• [Try it] The lines to repeat are those below from the one containing "Suppose a uniprocessor" down to the one containing "Shortest Remaining Time", both included; reproduce them exactly and nothing else.

Saved data entries:

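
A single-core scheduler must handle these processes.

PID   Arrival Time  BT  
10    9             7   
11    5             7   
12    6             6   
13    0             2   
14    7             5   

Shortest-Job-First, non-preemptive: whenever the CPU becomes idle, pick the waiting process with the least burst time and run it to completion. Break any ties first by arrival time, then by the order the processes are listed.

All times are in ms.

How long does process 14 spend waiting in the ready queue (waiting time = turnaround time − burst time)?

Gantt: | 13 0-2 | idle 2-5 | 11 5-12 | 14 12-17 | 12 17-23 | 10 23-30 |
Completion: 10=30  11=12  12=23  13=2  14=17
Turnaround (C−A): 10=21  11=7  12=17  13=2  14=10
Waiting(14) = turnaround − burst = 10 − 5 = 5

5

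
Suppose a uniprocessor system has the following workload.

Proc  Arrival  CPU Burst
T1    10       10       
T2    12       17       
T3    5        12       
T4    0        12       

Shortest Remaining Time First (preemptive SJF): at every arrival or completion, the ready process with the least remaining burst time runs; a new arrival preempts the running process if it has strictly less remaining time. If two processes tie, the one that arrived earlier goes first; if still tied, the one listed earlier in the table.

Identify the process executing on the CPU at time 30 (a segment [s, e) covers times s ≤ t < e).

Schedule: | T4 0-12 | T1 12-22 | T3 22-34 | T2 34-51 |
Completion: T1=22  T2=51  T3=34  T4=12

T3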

• [Response]
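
Suppose a uniprocessor system has the following workload.

Proc  Arrival  CPU Burst
T1    10       10       
T2    12       17       
T3    5        12       
T4    0        12       

Shortest Remaining Time First (preemptive SJF): at every arrival or completion, the ready process with the least remaining burst time runs; a new arrival preempts the running process if it has strictly less remaining time. If two processes tie, the one that arrived earlier goes first; if still tied, the one listed earlier in the table.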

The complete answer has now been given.